Task to carry out »
Reproduce word for word the lines between those holding "SF | white |" and "Part) ⨝ Catalog)))).", inclusive, and nothing else from the data below.

Records excerpted from a collection:

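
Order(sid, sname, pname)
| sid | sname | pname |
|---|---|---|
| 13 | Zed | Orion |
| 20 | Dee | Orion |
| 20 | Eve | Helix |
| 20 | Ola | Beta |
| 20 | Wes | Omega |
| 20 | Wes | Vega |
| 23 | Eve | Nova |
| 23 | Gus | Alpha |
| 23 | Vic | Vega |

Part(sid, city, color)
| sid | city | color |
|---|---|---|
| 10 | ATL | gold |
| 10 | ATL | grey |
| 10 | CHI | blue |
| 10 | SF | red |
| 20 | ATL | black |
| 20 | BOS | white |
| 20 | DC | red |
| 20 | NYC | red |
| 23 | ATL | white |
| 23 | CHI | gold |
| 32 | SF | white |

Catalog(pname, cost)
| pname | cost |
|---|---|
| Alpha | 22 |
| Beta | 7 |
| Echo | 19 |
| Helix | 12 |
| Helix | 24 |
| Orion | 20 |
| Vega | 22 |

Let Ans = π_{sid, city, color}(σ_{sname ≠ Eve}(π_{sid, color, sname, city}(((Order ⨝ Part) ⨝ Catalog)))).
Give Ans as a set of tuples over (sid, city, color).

{(20, ATL, black), (20, BOS, white), (20, DC, red), (20, NYC, red), (23, ATL, white), (23, CHI, gold)}

Joining Order and Part on sid yields {(20, Dee, Orion, ATL, black), (20, Dee, Orion, BOS, white), (20, Dee, Orion, DC, red), (20, Dee, Orion, NYC, red), (20, Eve, Helix, ATL, black), (20, Eve, Helix, BOS, white), (20, Eve, Helix, DC, red), (20, Eve, Helix, NYC, red), (20, Ola, Beta, ATL, black), (20, Ola, Beta, BOS, white), (20, Ola, Beta, DC, red), (20, Ola, Beta, NYC, red), (20, Wes, Omega, ATL, black), (20, Wes, Omega, BOS, white), (20, Wes, Omega, DC, red), (20, Wes, Omega, NYC, red), (20, Wes, Vega, ATL, black), (20, Wes, Vega, BOS, white), (20, Wes, Vega, DC, red), (20, Wes, Vega, NYC, red), (23, Eve, Nova, ATL, white), (23, Eve, Nova, CHI, gold), (23, Gus, Alpha, ATL, white), (23, Gus, Alpha, CHI, gold), (23, Vic, Vega, ATL, white), (23, Vic, Vega, CHI, gold)}.
Joining (Order ⨝ Part) and Catalog on pname yields {(20, Dee, Orion, ATL, black, 20), (20, Dee, Orion, BOS, white, 20), (20, Dee, Orion, DC, red, 20), (20, Dee, Orion, NYC, red, 20), (20, Eve, Helix, ATL, black, 12), (20, Eve, Helix, ATL, black, 24), (20, Eve, Helix, BOS, white, 12), (20, Eve, Helix, BOS, white, 24), (20, Eve, Helix, DC, red, 12), (20, Eve, Helix, DC, red, 24), (20, Eve, Helix, NYC, red, 12), (20, Eve, Helix, NYC, red, 24), (20, Ola, Beta, ATL, black, 7), (20, Ola, Beta, BOS, white, 7), (20, Ola, Beta, DC, red, 7), (20, Ola, Beta, NYC, red, 7), (20, Wes, Vega, ATL, black, 22), (20, Wes, Vega, BOS, white, 22), (20, Wes, Vega, DC, red, 22), (20, Wes, Vega, NYC, red, 22), (23, Gus, Alpha, ATL, white, 22), (23, Gus, Alpha, CHI, gold, 22), (23, Vic, Vega, ATL, white, 22), (23, Vic, Vega, CHI, gold, 22)}.
Projecting to sid, color, sname, city (4 duplicate(s) eliminated): {(20, black, Dee, ATL), (20, black, Eve, ATL), (20, black, Ola, ATL), (20, black, Wes, ATL), (20, red, Dee, DC), (20, red, Dee, NYC), (20, red, Eve, DC), (20, red, Eve, NYC), (20, red, Ola, DC), (20, red, Ola, NYC), (20, red, Wes, DC), (20, red, Wes, NYC), (20, white, Dee, BOS), (20, white, Eve, BOS), (20, white, Ola, BOS), (20, white, Wes, BOS), (23, gold, Gus, CHI), (23, gold, Vic, CHI), (23, white, Gus, ATL), (23, white, Vic, ATL)}
Apply σ_{sname ≠ Eve}; surviving tuples: {(20, black, Dee, ATL), (20, black, Ola, ATL), (20, black, Wes, ATL), (20, red, Dee, DC), (20, red, Dee, NYC), (20, red, Ola, DC), (20, red, Ola, NYC), (20, red, Wes, DC), (20, red, Wes, NYC), (20, white, Dee, BOS), (20, white, Ola, BOS), (20, white, Wes, BOS), (23, gold, Gus, CHI), (23, gold, Vic, CHI), (23, white, Gus, ATL), (23, white, Vic, ATL)}
Projecting to sid, city, color (10 duplicate(s) eliminated): {(20, ATL, black), (20, BOS, white), (20, DC, red), (20, NYC, red), (23, ATL, white), (23, CHI, gold)}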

Written reply »
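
| 32 | SF | white |

Catalog(pname, cost)
| pname | cost |
|---|---|
| Alpha | 22 |
| Beta | 7 |
| Echo | 19 |
| Helix | 12 |
| Helix | 24 |
| Orion | 20 |
| Vega | 22 |

Let Ans = π_{sid, city, color}(σ_{sname ≠ Eve}(π_{sid, color, sname, city}(((Order ⨝ Part) ⨝ Catalog)))).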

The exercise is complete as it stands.